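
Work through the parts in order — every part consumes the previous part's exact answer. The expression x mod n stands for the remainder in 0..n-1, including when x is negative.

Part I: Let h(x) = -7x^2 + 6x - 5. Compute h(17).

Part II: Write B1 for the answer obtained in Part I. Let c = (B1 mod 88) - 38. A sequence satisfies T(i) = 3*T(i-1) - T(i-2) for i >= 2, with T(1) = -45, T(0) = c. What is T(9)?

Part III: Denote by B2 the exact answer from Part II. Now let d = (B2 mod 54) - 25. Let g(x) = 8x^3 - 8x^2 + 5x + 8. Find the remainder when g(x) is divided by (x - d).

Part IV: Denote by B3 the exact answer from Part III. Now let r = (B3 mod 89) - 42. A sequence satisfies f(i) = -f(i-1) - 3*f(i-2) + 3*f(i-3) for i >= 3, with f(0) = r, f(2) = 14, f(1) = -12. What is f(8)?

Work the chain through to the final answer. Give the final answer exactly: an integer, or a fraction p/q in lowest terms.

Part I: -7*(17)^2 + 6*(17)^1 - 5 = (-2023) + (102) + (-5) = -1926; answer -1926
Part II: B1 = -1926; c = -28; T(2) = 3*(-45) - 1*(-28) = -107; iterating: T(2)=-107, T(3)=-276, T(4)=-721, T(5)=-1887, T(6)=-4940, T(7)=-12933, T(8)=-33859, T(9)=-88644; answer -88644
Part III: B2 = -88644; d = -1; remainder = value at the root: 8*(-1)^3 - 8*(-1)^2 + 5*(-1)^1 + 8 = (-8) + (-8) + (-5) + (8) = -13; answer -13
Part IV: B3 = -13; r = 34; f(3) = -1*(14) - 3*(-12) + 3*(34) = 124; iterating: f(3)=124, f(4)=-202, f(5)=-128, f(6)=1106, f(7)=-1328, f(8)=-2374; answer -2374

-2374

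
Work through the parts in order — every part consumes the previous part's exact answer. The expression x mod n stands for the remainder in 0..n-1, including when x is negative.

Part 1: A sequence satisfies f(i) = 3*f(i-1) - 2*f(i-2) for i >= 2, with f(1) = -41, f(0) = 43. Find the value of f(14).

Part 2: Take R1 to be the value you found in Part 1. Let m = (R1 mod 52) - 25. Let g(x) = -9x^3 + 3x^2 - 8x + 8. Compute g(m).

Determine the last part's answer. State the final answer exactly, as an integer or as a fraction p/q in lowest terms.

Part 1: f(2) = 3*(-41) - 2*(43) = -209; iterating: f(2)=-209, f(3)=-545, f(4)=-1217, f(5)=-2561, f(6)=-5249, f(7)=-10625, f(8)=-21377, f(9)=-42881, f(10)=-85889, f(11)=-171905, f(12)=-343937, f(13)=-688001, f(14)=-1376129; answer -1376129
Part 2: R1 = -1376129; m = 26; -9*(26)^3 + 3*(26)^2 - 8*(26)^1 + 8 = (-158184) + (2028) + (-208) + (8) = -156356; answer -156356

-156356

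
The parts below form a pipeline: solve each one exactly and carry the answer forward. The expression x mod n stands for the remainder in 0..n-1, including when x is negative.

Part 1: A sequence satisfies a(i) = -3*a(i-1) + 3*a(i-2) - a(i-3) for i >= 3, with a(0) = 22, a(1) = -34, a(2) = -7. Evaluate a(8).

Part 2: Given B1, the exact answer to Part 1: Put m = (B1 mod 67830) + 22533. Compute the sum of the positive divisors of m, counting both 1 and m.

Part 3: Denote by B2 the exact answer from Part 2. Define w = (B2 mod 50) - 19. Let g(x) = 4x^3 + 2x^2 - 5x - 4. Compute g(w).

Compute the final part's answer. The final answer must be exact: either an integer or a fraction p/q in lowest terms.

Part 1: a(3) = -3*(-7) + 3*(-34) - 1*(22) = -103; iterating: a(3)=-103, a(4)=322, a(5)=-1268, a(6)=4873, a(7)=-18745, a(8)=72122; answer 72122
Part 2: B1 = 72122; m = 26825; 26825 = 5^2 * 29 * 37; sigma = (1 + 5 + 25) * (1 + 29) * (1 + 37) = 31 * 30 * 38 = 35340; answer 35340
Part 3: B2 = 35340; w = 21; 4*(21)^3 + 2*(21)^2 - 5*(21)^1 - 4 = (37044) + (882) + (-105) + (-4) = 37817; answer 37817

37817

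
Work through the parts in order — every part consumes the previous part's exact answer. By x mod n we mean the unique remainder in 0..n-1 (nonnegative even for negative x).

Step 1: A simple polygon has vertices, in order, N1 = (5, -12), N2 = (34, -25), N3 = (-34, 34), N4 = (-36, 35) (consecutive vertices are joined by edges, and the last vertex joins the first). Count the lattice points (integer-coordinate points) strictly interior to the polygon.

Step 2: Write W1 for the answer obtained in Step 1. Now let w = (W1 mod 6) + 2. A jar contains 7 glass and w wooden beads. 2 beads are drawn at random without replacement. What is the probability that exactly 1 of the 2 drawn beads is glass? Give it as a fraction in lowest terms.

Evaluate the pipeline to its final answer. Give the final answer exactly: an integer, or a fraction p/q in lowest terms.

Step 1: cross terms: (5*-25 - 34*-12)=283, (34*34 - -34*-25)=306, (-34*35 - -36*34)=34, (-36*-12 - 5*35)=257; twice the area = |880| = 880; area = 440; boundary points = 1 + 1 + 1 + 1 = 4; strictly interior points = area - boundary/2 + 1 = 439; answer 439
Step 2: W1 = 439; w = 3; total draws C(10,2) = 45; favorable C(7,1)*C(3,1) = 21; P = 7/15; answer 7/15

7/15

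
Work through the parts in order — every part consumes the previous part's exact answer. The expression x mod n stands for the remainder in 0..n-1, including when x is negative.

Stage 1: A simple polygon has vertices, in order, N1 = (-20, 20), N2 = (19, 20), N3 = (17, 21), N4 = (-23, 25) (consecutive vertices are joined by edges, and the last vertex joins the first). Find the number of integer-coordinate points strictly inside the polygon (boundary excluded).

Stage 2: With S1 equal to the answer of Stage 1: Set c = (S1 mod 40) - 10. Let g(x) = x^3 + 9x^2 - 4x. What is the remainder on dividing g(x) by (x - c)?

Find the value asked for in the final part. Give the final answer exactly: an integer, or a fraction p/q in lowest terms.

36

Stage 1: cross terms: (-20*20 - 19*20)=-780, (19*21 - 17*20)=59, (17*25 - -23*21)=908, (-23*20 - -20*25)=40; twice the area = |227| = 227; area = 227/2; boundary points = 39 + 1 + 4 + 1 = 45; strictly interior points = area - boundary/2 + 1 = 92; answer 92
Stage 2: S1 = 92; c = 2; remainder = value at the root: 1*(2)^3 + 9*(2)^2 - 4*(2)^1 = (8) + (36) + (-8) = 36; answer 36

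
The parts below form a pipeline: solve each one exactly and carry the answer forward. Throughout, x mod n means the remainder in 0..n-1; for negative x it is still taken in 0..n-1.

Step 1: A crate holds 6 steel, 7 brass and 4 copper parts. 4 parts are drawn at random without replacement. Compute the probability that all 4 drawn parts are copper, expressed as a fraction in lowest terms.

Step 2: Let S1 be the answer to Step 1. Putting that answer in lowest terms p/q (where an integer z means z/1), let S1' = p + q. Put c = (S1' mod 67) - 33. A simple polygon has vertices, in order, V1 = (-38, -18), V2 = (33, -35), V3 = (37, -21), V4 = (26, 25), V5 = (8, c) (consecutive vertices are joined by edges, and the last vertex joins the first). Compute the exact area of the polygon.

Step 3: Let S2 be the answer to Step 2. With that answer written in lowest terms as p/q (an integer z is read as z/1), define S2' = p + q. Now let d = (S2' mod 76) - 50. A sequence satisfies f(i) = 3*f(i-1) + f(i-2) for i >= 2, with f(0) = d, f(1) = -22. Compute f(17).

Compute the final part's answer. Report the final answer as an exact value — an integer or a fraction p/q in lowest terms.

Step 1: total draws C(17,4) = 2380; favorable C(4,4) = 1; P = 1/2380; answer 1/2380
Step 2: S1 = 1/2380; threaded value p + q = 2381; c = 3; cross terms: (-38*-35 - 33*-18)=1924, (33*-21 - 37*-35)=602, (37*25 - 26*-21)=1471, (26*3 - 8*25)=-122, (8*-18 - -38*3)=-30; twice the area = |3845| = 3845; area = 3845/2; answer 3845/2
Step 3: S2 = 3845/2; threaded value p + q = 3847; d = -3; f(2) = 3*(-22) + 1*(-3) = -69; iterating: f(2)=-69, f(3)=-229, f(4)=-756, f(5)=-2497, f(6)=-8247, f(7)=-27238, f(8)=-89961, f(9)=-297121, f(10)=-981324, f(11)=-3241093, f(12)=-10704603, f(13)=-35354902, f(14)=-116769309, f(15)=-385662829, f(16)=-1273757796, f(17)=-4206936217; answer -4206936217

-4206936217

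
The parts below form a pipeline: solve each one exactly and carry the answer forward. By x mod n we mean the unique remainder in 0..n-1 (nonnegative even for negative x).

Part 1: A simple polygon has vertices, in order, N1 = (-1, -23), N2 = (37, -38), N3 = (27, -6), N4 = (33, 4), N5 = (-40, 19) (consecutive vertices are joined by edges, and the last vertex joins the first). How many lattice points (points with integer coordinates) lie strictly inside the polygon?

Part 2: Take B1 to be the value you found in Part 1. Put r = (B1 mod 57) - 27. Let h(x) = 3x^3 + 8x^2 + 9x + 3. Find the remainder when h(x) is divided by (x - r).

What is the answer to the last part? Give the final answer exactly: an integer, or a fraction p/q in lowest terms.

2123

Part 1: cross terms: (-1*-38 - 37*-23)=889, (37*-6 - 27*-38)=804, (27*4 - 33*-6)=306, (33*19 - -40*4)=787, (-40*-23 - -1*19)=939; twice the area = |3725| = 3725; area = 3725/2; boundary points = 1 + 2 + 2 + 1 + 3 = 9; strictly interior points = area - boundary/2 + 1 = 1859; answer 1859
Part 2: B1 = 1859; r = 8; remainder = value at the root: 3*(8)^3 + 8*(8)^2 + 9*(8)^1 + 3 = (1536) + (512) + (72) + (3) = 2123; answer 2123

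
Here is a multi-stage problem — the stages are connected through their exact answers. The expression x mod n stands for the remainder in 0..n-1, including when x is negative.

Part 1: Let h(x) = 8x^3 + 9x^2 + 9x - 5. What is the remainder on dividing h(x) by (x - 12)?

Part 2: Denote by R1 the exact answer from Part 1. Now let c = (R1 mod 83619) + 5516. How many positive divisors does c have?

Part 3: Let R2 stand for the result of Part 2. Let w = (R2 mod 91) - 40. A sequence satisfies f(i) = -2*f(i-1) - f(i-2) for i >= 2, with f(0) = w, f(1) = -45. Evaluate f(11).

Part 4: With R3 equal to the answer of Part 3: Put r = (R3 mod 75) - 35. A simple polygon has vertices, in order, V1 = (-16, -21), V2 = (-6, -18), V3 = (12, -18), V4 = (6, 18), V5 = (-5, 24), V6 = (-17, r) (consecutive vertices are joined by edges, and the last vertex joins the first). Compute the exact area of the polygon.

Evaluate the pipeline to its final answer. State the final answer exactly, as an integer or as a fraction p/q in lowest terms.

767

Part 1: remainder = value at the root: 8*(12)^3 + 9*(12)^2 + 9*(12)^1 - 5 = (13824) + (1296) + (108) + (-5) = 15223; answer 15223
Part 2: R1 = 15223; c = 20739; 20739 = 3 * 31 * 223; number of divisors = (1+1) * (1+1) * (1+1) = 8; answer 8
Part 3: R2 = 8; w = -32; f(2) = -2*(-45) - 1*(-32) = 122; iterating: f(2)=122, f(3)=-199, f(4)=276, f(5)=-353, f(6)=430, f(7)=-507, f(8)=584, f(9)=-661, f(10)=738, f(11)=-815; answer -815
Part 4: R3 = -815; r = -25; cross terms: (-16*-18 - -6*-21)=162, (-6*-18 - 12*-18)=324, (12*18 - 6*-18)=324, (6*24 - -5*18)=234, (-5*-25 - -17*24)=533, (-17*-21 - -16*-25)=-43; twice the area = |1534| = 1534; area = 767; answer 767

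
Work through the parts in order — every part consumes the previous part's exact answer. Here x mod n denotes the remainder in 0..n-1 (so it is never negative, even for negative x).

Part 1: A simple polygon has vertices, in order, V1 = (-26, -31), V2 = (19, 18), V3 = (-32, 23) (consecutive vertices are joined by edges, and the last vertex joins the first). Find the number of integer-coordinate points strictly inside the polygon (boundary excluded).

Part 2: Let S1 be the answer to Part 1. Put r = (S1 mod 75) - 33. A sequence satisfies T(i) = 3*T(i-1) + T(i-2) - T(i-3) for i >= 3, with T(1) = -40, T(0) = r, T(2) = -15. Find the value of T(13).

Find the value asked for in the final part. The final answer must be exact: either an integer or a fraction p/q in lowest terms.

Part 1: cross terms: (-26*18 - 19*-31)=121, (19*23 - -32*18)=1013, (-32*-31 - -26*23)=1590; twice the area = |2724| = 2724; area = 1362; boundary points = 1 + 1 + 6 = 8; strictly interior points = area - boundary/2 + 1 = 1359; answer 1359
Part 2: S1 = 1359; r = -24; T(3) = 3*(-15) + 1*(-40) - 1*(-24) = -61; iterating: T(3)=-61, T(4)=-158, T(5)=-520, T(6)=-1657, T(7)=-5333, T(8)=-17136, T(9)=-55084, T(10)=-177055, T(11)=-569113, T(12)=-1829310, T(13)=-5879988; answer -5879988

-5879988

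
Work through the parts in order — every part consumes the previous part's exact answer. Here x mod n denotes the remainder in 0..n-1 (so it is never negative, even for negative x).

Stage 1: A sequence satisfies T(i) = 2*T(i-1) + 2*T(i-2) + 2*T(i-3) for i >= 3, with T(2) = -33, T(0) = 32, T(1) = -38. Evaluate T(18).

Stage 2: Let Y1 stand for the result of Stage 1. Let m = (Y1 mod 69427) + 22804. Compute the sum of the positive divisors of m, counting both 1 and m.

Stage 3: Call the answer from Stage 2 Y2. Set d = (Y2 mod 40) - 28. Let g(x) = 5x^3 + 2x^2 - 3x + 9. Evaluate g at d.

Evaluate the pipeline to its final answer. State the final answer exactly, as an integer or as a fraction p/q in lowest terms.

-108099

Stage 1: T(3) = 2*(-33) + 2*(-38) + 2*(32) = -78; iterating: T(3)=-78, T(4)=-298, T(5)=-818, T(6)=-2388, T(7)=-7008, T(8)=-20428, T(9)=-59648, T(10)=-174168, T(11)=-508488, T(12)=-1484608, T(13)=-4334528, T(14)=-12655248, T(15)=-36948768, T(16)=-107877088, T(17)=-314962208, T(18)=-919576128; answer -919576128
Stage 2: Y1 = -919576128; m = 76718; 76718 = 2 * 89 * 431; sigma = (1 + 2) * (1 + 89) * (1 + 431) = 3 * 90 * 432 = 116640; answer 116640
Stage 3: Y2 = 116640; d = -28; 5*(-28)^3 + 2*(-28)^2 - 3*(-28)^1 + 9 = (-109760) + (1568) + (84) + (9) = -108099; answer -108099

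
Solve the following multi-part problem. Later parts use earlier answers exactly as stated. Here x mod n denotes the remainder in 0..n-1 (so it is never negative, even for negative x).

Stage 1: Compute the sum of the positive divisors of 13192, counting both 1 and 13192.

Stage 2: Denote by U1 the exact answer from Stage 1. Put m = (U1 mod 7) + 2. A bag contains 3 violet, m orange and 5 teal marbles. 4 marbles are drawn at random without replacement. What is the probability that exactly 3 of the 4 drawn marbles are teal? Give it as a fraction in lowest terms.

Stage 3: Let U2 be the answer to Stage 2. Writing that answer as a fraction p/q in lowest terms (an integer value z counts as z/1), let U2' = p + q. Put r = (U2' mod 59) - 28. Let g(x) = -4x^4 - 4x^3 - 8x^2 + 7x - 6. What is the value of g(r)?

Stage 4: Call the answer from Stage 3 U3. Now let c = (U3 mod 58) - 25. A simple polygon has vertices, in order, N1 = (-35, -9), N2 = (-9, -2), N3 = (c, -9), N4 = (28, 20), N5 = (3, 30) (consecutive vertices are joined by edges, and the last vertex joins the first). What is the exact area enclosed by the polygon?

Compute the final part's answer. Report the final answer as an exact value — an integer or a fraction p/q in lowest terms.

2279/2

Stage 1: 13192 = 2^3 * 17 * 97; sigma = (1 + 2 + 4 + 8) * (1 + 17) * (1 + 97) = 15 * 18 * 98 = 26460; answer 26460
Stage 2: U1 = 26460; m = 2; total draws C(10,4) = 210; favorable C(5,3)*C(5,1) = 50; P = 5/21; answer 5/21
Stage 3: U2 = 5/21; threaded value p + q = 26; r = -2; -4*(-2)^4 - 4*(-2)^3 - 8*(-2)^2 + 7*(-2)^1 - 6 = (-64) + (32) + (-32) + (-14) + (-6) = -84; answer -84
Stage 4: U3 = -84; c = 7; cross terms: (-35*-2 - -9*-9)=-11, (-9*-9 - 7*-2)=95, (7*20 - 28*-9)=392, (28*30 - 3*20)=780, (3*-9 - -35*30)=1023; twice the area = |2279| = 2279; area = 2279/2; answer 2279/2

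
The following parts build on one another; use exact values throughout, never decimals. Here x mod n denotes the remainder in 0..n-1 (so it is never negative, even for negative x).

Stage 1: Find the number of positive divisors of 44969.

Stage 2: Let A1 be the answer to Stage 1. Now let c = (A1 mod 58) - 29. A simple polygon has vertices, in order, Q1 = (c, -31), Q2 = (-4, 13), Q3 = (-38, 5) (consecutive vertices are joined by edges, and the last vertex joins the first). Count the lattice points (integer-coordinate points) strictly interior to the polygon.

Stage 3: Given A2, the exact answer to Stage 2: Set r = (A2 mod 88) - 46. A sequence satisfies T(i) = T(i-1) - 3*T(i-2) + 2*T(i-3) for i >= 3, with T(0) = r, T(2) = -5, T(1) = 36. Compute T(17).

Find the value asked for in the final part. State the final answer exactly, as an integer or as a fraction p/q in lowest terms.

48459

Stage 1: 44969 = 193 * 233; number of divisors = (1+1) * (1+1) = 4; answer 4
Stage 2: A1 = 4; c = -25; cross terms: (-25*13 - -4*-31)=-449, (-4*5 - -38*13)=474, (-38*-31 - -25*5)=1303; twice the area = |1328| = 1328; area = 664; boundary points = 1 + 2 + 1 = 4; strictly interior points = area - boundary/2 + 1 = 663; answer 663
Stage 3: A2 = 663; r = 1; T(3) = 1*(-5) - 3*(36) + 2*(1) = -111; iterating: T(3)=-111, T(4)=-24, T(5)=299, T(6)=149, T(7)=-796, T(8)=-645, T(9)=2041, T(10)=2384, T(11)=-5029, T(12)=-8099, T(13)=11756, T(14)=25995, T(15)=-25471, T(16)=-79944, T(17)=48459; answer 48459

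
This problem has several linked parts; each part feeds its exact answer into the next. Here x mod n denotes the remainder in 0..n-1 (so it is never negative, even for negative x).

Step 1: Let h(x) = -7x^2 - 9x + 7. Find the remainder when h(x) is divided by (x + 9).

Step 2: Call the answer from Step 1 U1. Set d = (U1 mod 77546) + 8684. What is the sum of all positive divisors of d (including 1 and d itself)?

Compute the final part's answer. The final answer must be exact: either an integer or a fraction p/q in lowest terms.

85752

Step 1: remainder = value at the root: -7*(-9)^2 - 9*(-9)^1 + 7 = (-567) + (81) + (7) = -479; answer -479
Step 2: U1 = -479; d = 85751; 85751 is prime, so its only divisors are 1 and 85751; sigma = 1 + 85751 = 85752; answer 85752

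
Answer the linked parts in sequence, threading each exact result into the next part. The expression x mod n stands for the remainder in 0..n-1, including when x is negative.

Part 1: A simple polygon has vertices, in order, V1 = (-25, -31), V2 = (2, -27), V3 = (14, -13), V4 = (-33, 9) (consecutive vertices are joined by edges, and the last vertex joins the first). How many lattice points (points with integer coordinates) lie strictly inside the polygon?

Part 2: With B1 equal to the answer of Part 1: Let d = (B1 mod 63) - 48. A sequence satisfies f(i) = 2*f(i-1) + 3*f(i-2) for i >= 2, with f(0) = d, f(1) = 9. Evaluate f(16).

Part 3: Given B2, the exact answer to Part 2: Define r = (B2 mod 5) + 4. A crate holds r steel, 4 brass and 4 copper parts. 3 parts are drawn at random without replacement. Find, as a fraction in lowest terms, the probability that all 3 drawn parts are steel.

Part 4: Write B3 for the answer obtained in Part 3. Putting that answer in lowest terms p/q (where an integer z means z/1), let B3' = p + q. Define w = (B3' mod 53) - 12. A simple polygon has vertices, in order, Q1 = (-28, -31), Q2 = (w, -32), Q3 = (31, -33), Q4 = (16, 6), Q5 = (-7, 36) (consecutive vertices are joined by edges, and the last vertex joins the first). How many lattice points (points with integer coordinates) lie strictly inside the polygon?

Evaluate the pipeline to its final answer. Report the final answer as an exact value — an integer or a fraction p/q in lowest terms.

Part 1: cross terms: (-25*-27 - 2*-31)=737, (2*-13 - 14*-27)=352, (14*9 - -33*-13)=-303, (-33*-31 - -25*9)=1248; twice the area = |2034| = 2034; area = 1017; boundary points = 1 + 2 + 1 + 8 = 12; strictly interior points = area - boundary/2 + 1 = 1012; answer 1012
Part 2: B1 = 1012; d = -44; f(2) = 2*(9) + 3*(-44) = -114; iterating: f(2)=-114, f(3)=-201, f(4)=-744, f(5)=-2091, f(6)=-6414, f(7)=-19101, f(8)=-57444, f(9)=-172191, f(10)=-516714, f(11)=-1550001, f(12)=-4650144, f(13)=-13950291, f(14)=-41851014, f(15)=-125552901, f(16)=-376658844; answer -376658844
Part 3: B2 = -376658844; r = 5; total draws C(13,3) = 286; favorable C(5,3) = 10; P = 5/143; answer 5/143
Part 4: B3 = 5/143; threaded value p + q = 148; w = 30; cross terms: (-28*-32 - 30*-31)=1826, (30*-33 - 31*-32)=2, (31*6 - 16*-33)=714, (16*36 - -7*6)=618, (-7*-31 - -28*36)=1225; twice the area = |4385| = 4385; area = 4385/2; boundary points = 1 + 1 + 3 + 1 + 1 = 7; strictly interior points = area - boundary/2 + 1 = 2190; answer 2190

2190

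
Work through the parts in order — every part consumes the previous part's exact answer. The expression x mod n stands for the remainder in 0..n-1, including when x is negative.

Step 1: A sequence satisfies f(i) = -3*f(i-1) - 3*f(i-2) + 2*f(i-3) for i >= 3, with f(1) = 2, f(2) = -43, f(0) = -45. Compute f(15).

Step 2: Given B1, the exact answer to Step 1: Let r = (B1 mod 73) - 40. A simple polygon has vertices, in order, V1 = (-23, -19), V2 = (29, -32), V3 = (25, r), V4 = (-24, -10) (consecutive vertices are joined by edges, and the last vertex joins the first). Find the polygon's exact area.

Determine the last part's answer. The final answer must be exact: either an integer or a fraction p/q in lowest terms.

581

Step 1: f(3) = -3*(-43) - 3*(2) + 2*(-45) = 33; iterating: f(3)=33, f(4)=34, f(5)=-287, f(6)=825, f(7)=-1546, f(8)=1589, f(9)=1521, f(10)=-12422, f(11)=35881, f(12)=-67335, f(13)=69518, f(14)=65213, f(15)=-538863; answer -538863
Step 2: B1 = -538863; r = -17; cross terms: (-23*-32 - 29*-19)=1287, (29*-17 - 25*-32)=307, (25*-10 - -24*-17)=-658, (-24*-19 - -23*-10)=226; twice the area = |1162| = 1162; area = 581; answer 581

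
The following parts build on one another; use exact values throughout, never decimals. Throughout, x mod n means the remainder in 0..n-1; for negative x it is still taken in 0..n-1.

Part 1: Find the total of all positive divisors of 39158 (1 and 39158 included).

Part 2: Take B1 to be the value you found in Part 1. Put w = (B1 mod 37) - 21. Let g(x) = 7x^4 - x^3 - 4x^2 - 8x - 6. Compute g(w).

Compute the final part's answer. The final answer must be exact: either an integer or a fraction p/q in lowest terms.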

* * * * *

■ **What the task requires**
Please copy the lines in the records above between the one holding "Part I: Let" and the one holding "Part II: Write", inclusive, exactly and with no other line.

■ **Answer section**
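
Part I: Let h(x) = -7x^2 + 6x - 5. Compute h(17).

Part II: Write B1 for the answer obtained in Part I. Let c = (B1 mod 88) - 38. A sequence satisfies T(i) = 3*T(i-1) - T(i-2) for i >= 2, with T(1) = -45, T(0) = c. What is T(9)?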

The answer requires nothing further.